» What this task involves: The entries below should be transcribed in their entirety, exactly as written.

(Beginning of Provided data)

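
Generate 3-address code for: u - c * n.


Break into single-operator statements:
t1 = c * n
t2 = u - t1


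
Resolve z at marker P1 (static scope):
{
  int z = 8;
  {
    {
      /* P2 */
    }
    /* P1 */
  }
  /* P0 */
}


P1's block does not declare z; resolves to the enclosing declaration at depth 0
z = 8


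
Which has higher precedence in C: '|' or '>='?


'>=' is relational (level 7); '|' is bitwise OR (level 3)
Higher level binds tighter
'>=' has higher precedence than '|'


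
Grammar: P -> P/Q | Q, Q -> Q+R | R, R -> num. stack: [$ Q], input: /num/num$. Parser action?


lookahead ∉ {+} so Q won't extend; reduce P -> Q
Action: reduce (P -> Q)


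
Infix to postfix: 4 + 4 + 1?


Left to right (same or higher precedence on left)
Postfix: 4 4 + 1 +


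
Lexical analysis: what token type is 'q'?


Pattern: letter/underscore followed by alphanumerics, not a keyword
Type: IDENTIFIER


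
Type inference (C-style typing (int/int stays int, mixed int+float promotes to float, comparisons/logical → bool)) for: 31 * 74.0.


Operand types: int * float
Rule: mixed int/float promotes to float; int/int stays int
Result type: float


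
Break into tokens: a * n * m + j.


Scan left to right, longest-match per lexeme
Tokens: ID(a), OP(*), ID(n), OP(*), ID(m), OP(+), ID(j)


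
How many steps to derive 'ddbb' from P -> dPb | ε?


Derivation: P => dPb => ddPbb => ddbb
Steps: 3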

(End of Provided data)

» Output:
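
Generate 3-address code for: u - c * n.


Break into single-operator statements:
t1 = c * n
t2 = u - t1


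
Resolve z at marker P1 (static scope):
{
  int z = 8;
  {
    {
      /* P2 */
    }
    /* P1 */
  }
  /* P0 */
}


P1's block does not declare z; resolves to the enclosing declaration at depth 0
z = 8


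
Which has higher precedence in C: '|' or '>='?


'>=' is relational (level 7); '|' is bitwise OR (level 3)
Higher level binds tighter
'>=' has higher precedence than '|'


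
Grammar: P -> P/Q | Q, Q -> Q+R | R, R -> num. stack: [$ Q], input: /num/num$. Parser action?


lookahead ∉ {+} so Q won't extend; reduce P -> Q
Action: reduce (P -> Q)


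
Infix to postfix: 4 + 4 + 1?


Left to right (same or higher precedence on left)
Postfix: 4 4 + 1 +


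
Lexical analysis: what token type is 'q'?


Pattern: letter/underscore followed by alphanumerics, not a keyword
Type: IDENTIFIER


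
Type inference (C-style typing (int/int stays int, mixed int+float promotes to float, comparisons/logical → bool)) for: 31 * 74.0.


Operand types: int * float
Rule: mixed int/float promotes to float; int/int stays int
Result type: float


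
Break into tokens: a * n * m + j.


Scan left to right, longest-match per lexeme
Tokens: ID(a), OP(*), ID(n), OP(*), ID(m), OP(+), ID(j)


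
How many steps to derive 'ddbb' from P -> dPb | ε?


Derivation: P => dPb => ddPbb => ddbb
Steps: 3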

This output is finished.